** Excerpted data follows **
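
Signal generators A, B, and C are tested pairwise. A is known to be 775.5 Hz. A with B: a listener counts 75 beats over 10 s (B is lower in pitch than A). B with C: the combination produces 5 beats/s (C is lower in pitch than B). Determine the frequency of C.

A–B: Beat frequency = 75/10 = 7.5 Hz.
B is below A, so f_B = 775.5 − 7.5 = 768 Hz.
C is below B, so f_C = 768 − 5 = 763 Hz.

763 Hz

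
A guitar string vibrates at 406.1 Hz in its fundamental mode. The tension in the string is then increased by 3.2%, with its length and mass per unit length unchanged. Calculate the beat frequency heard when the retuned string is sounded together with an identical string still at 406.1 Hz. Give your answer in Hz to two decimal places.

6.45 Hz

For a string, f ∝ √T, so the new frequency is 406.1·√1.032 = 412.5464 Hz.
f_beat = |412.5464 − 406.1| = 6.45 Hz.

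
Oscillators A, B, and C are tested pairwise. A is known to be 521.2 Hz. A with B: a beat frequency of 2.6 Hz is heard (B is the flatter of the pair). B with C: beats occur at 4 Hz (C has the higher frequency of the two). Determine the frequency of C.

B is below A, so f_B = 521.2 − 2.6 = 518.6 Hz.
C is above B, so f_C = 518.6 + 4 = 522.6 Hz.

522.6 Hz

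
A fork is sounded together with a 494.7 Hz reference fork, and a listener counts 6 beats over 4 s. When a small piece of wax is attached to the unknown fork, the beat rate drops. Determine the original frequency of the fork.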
** End of Excerpted data **
Assigned task: Return the lines above, from the one containing "A guitar string" to the end, exactly as they stand.

Response:
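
A guitar string vibrates at 406.1 Hz in its fundamental mode. The tension in the string is then increased by 3.2%, with its length and mass per unit length unchanged. Calculate the beat frequency heard when the retuned string is sounded together with an identical string still at 406.1 Hz. Give your answer in Hz to two decimal places.

6.45 Hz

For a string, f ∝ √T, so the new frequency is 406.1·√1.032 = 412.5464 Hz.
f_beat = |412.5464 − 406.1| = 6.45 Hz.

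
Oscillators A, B, and C are tested pairwise. A is known to be 521.2 Hz. A with B: a beat frequency of 2.6 Hz is heard (B is the flatter of the pair). B with C: beats occur at 4 Hz (C has the higher frequency of the two). Determine the frequency of C.

B is below A, so f_B = 521.2 − 2.6 = 518.6 Hz.
C is above B, so f_C = 518.6 + 4 = 522.6 Hz.

522.6 Hz

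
A fork is sounded together with a 494.7 Hz reference fork, and a listener counts 6 beats over 4 s. When a small piece of wax is attached to the unknown fork, the beat rate drops. Determine the original frequency of the fork.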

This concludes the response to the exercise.